Dataset entries:
[Start of section]

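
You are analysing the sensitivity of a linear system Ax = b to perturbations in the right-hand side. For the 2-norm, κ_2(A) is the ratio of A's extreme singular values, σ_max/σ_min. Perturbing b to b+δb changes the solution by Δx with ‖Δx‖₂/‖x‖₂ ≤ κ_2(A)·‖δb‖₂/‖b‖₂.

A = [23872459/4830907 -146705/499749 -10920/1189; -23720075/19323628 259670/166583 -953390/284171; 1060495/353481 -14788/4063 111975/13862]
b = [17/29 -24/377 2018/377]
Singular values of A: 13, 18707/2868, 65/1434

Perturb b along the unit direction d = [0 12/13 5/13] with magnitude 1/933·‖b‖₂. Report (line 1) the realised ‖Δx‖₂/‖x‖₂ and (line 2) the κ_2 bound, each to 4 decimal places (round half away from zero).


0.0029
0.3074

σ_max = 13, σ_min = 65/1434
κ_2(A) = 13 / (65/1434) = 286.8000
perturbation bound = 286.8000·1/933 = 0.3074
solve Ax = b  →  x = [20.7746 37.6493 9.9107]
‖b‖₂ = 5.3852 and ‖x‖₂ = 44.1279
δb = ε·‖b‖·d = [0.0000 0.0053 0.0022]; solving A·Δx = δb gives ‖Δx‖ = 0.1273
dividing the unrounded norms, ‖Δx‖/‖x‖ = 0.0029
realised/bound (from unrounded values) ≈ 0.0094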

[End of section]

Activity
Copy out only the lines above from the one with "b = [17/29 -24/377 2018/377]" to the one with "Singular values of A: 13, 18707/2868, 65/1434", inclusive, exactly as they stand.

Answer area
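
b = [17/29 -24/377 2018/377]
Singular values of A: 13, 18707/2868, 65/1434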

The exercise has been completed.